*Description of the task*
Wherever a line of the records contains "commanded", copy that line.

*Source material*
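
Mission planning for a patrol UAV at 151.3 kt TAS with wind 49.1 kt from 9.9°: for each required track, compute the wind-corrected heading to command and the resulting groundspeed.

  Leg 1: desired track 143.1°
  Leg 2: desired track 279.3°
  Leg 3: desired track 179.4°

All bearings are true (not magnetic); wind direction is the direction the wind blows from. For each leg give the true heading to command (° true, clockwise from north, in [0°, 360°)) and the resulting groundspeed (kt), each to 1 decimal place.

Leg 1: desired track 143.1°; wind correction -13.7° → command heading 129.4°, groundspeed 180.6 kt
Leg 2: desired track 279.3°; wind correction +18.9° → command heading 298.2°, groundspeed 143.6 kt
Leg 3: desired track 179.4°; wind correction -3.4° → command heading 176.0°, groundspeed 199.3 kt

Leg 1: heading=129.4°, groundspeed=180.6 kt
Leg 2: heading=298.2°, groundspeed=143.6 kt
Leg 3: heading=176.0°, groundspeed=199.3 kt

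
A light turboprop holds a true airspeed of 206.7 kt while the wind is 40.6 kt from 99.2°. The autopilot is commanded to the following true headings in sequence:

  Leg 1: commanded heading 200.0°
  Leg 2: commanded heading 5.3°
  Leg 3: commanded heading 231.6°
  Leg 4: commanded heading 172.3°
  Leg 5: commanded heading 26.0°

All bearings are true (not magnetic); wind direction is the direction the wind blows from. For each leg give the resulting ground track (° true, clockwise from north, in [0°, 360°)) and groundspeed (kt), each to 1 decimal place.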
--
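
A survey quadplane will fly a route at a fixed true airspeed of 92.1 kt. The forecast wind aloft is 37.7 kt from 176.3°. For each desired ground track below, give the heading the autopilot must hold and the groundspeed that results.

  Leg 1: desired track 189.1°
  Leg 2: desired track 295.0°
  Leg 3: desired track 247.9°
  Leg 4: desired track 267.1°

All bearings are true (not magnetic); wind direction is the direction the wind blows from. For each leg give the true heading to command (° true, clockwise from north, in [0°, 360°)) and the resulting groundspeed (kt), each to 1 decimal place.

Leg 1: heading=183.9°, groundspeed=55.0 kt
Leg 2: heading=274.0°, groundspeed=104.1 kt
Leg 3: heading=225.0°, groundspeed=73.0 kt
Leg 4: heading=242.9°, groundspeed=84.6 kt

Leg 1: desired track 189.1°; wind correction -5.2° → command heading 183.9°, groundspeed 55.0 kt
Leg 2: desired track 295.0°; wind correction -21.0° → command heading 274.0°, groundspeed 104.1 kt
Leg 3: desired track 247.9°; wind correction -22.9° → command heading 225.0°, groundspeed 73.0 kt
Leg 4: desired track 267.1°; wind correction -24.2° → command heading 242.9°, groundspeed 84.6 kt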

*Answer*
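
A light turboprop holds a true airspeed of 206.7 kt while the wind is 40.6 kt from 99.2°. The autopilot is commanded to the following true headings in sequence:
  Leg 1: commanded heading 200.0°
  Leg 2: commanded heading 5.3°
  Leg 3: commanded heading 231.6°
  Leg 4: commanded heading 172.3°
  Leg 5: commanded heading 26.0°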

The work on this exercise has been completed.